MATERIAL PROVIDED.
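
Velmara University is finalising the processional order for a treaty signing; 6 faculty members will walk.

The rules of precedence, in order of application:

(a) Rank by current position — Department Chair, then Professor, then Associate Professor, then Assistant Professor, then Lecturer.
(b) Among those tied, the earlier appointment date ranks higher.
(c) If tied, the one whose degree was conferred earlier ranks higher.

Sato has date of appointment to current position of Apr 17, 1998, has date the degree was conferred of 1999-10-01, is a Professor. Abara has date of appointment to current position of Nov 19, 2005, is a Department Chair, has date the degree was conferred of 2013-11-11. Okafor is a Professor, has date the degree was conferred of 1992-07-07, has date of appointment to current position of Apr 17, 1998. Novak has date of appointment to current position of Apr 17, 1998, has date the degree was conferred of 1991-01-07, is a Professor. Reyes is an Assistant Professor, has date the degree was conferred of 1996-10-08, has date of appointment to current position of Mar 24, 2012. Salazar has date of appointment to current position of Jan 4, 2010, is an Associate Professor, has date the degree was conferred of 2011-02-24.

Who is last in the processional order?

Reyes

By current position: Abara (Department Chair); then Novak, Okafor and Sato (Professor); then Salazar (Associate Professor); then Reyes (Assistant Professor).
Novak, Okafor and Sato all have date of appointment to current position Apr 17, 1998, so the next rule applies.
Among Novak, Okafor and Sato, by date the degree was conferred (earlier first): Novak (1991-01-07) before Okafor (1992-07-07) before Sato (1999-10-01).
Order: Abara, Novak, Okafor, Sato, Salazar, Reyes.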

ACTIVITY. Transcribe the material exactly, so that no line is lost or altered.

RESPONSE AREA.
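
Velmara University is finalising the processional order for a treaty signing; 6 faculty members will walk.

The rules of precedence, in order of application:

(a) Rank by current position — Department Chair, then Professor, then Associate Professor, then Assistant Professor, then Lecturer.
(b) Among those tied, the earlier appointment date ranks higher.
(c) If tied, the one whose degree was conferred earlier ranks higher.

Sato has date of appointment to current position of Apr 17, 1998, has date the degree was conferred of 1999-10-01, is a Professor. Abara has date of appointment to current position of Nov 19, 2005, is a Department Chair, has date the degree was conferred of 2013-11-11. Okafor is a Professor, has date the degree was conferred of 1992-07-07, has date of appointment to current position of Apr 17, 1998. Novak has date of appointment to current position of Apr 17, 1998, has date the degree was conferred of 1991-01-07, is a Professor. Reyes is an Assistant Professor, has date the degree was conferred of 1996-10-08, has date of appointment to current position of Mar 24, 2012. Salazar has date of appointment to current position of Jan 4, 2010, is an Associate Professor, has date the degree was conferred of 2011-02-24.

Who is last in the processional order?

Reyes

By current position: Abara (Department Chair); then Novak, Okafor and Sato (Professor); then Salazar (Associate Professor); then Reyes (Assistant Professor).
Novak, Okafor and Sato all have date of appointment to current position Apr 17, 1998, so the next rule applies.
Among Novak, Okafor and Sato, by date the degree was conferred (earlier first): Novak (1991-01-07) before Okafor (1992-07-07) before Sato (1999-10-01).
Order: Abara, Novak, Okafor, Sato, Salazar, Reyes.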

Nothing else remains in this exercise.